[EXERCISE REQUIREMENTS] The records that follow must be repeated verbatim, every one of them.

(Saved entries)
· · · ·
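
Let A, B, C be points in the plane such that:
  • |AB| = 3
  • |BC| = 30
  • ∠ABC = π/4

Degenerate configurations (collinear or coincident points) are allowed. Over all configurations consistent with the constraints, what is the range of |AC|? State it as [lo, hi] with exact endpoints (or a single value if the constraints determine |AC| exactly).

|AB| ∈ {3}
|BC| ∈ {30}
|AC| ∈ {3·√(101 - 10·√(2))}

|AC| = 3·√(101 - 10·√(2))  (≈ 27.9593)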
· · · ·
[OUTPUT FOR THIS TASK]
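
Let A, B, C be points in the plane such that:
  • |AB| = 3
  • |BC| = 30
  • ∠ABC = π/4

Degenerate configurations (collinear or coincident points) are allowed. Over all configurations consistent with the constraints, what is the range of |AC|? State it as [lo, hi] with exact endpoints (or a single value if the constraints determine |AC| exactly).

|AB| ∈ {3}
|BC| ∈ {30}
|AC| ∈ {3·√(101 - 10·√(2))}

|AC| = 3·√(101 - 10·√(2))  (≈ 27.9593)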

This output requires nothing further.